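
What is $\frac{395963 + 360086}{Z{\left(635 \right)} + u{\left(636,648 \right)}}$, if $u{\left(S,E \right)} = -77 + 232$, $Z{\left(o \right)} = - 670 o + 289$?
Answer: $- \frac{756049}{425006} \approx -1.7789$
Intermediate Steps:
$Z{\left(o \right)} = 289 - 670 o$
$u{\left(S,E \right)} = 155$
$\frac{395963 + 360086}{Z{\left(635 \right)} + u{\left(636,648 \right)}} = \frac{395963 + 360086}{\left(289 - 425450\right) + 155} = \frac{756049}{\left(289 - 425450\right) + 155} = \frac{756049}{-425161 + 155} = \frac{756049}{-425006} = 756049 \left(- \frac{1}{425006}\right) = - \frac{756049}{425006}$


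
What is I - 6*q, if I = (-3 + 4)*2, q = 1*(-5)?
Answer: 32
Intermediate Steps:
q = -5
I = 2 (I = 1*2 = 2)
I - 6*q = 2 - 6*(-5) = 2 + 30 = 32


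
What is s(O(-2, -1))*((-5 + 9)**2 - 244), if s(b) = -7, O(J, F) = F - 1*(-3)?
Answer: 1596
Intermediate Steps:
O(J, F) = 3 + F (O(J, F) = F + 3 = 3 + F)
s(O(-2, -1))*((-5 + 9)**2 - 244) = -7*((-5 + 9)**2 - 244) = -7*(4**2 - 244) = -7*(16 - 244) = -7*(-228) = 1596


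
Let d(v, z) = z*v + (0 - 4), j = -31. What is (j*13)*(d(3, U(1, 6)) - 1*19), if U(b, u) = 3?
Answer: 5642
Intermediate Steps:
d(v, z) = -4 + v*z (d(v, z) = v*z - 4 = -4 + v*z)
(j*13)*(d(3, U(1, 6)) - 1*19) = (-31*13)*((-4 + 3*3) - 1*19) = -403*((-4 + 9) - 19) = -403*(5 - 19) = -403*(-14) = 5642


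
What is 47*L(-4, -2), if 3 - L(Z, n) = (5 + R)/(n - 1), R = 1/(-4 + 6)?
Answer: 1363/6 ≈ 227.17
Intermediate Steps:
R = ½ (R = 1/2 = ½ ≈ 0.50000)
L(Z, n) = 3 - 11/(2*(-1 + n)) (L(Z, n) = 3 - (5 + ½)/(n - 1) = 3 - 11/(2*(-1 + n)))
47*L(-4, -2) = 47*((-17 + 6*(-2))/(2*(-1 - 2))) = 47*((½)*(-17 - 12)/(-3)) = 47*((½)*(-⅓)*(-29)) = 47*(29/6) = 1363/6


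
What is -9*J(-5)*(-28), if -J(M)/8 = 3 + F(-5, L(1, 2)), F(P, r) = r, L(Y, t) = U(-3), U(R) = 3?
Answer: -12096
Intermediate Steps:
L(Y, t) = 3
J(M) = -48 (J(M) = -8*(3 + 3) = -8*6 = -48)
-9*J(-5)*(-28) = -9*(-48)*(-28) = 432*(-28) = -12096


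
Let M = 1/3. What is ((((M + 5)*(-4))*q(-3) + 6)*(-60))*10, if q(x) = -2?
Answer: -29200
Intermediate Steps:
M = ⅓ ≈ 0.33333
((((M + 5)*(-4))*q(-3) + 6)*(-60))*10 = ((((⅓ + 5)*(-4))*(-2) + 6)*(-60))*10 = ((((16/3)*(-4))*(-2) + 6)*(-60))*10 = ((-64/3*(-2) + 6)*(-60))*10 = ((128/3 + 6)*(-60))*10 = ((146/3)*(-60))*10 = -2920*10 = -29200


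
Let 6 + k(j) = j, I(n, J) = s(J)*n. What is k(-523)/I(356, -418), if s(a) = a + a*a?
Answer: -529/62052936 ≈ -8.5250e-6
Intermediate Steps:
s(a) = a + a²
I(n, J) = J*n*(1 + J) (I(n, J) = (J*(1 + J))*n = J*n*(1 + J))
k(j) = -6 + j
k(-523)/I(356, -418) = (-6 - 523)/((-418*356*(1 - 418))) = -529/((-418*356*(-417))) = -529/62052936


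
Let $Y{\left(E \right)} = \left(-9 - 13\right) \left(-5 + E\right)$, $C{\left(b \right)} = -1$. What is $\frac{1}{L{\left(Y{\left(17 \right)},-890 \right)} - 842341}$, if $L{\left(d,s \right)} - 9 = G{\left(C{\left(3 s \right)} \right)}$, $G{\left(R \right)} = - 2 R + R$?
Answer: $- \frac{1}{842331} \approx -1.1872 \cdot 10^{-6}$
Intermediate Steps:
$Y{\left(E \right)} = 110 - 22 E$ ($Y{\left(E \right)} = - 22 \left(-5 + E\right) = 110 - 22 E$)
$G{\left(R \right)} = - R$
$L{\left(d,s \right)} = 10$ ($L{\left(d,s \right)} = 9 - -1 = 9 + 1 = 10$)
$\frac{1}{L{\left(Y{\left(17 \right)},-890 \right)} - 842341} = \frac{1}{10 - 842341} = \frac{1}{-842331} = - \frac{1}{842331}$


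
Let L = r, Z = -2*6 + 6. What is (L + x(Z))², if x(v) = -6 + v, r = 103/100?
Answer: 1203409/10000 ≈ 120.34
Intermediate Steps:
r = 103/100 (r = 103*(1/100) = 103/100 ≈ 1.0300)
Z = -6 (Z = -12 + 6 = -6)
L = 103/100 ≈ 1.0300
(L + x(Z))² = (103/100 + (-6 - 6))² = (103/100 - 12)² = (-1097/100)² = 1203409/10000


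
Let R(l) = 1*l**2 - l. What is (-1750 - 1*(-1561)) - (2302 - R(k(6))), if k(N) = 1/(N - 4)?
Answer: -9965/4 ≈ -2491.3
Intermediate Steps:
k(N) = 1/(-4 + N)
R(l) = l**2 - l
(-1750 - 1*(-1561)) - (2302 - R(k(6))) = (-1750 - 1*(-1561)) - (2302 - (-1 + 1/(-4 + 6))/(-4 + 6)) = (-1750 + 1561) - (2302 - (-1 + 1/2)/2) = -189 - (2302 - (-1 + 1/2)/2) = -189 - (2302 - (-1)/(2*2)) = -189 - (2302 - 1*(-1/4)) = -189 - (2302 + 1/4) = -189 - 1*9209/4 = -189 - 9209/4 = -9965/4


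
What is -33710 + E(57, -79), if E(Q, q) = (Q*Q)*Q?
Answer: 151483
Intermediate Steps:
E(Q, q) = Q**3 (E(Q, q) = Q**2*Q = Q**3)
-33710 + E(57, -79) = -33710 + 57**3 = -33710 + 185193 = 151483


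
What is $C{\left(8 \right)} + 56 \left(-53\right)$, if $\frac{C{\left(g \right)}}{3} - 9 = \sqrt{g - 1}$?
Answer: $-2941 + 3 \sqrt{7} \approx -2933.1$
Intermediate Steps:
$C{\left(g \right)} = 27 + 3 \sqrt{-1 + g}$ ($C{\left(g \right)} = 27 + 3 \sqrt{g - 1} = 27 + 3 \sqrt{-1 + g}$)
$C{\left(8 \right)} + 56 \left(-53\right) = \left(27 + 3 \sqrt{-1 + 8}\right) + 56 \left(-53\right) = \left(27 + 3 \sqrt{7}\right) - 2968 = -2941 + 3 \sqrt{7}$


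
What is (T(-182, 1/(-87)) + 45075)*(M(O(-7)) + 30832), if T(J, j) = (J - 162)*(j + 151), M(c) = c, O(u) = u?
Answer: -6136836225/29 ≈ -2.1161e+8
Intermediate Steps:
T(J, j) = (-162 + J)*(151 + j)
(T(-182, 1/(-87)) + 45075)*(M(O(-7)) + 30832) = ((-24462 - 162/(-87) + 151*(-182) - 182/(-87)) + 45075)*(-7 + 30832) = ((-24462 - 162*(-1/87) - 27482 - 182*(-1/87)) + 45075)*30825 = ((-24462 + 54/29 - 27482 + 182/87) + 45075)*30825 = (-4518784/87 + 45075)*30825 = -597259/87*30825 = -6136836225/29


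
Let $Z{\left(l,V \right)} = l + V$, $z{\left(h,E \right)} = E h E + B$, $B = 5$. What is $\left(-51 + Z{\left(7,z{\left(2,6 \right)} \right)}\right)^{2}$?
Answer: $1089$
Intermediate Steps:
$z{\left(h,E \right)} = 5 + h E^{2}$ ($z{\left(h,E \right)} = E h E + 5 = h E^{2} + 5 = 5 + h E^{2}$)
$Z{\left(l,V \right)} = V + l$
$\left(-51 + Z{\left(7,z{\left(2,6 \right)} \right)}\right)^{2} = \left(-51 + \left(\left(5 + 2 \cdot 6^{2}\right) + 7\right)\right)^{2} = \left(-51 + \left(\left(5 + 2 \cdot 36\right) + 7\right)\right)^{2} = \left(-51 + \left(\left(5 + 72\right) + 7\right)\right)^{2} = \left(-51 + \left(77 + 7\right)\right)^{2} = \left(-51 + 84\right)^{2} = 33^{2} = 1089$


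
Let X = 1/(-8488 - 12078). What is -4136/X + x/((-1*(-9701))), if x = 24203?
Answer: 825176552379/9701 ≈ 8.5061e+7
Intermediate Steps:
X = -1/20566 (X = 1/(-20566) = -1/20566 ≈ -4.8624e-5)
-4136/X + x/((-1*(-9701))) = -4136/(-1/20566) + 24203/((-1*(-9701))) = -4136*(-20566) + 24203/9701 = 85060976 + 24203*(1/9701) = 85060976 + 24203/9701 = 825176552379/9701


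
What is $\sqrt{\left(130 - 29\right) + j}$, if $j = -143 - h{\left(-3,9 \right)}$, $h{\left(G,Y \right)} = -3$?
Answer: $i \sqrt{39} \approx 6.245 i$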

########################################

__What you will do__: Starting at the line that contains "Answer: 825176552379/9701 ≈ 8.5061e+7", retype every line through the end of the records exactly, and nothing else.

__Result below__:
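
Answer: 825176552379/9701 ≈ 8.5061e+7
Intermediate Steps:
X = -1/20566 (X = 1/(-20566) = -1/20566 ≈ -4.8624e-5)
-4136/X + x/((-1*(-9701))) = -4136/(-1/20566) + 24203/((-1*(-9701))) = -4136*(-20566) + 24203/9701 = 85060976 + 24203*(1/9701) = 85060976 + 24203/9701 = 825176552379/9701


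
What is $\sqrt{\left(130 - 29\right) + j}$, if $j = -143 - h{\left(-3,9 \right)}$, $h{\left(G,Y \right)} = -3$?
Answer: $i \sqrt{39} \approx 6.245 i$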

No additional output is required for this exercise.